----- Records for processing

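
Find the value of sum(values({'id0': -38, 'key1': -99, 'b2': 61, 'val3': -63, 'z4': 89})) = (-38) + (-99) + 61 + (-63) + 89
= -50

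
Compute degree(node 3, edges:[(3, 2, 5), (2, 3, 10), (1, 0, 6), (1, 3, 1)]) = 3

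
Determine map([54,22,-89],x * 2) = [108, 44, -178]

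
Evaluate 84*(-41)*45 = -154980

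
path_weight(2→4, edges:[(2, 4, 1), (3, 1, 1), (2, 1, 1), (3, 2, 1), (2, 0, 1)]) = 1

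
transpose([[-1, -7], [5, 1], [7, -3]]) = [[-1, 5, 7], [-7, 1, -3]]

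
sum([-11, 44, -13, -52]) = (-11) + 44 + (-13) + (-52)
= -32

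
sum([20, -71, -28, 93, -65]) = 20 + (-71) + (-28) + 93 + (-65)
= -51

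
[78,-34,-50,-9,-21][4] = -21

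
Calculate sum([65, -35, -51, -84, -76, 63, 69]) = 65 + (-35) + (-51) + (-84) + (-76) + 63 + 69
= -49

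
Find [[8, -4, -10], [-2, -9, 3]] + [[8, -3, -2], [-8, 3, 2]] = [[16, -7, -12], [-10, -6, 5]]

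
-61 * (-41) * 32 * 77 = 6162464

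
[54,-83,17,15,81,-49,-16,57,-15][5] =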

----------
----- Records for processing

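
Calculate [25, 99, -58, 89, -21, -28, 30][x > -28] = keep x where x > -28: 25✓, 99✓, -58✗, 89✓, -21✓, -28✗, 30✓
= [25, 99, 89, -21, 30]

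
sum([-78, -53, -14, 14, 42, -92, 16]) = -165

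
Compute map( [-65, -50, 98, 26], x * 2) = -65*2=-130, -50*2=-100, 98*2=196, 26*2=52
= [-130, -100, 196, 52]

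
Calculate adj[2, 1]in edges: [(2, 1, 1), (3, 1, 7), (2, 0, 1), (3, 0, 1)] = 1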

----------
----- Records for processing

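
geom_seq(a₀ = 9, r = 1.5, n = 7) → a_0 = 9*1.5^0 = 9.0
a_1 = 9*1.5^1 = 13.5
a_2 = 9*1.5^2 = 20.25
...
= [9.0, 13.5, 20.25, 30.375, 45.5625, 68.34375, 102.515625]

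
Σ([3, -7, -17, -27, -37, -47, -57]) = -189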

----------

What to work on:
Give back exactly the lines above starting at the line where "Find the value" appears and ending at the line where "1), (2, 0, 1)]) = 1" appears, both included, with no other lines.

Exercise result:
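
Find the value of sum(values({'id0': -38, 'key1': -99, 'b2': 61, 'val3': -63, 'z4': 89})) = (-38) + (-99) + 61 + (-63) + 89
= -50

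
Compute degree(node 3, edges:[(3, 2, 5), (2, 3, 10), (1, 0, 6), (1, 3, 1)]) = 3

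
Determine map([54,22,-89],x * 2) = [108, 44, -178]

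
Evaluate 84*(-41)*45 = -154980

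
path_weight(2→4, edges:[(2, 4, 1), (3, 1, 1), (2, 1, 1), (3, 2, 1), (2, 0, 1)]) = 1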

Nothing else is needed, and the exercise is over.